%%
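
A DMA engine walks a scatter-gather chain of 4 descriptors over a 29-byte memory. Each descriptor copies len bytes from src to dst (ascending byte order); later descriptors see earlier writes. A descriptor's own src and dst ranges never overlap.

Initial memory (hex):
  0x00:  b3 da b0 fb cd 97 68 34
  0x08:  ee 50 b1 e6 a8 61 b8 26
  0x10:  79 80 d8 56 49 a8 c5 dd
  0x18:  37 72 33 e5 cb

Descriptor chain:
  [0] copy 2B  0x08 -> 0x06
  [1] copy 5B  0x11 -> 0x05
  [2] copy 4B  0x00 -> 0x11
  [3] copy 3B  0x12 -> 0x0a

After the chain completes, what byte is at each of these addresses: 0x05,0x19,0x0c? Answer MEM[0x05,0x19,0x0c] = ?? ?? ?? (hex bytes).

MEM[0x05,0x19,0x0c] = 80 72 fb

  after D0: wrote 2B at 0x06 = ee50
  after D1: wrote 5B at 0x05 = 80d85649a8
  after D2: wrote 4B at 0x11 = b3dab0fb
  after D3: wrote 3B at 0x0a = dab0fb
query mem[0x05]=0x80, mem[0x19]=0x72, mem[0x0c]=0xfb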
%%
• Problem description:
Please copy nothing but the lines from the one that holds "[3] copy 3B" through the last line of the material above, exactly as written.

• Task output:
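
  [3] copy 3B  0x12 -> 0x0a

After the chain completes, what byte is at each of these addresses: 0x05,0x19,0x0c? Answer MEM[0x05,0x19,0x0c] = ?? ?? ?? (hex bytes).

MEM[0x05,0x19,0x0c] = 80 72 fb

  after D0: wrote 2B at 0x06 = ee50
  after D1: wrote 5B at 0x05 = 80d85649a8
  after D2: wrote 4B at 0x11 = b3dab0fb
  after D3: wrote 3B at 0x0a = dab0fb
query mem[0x05]=0x80, mem[0x19]=0x72, mem[0x0c]=0xfb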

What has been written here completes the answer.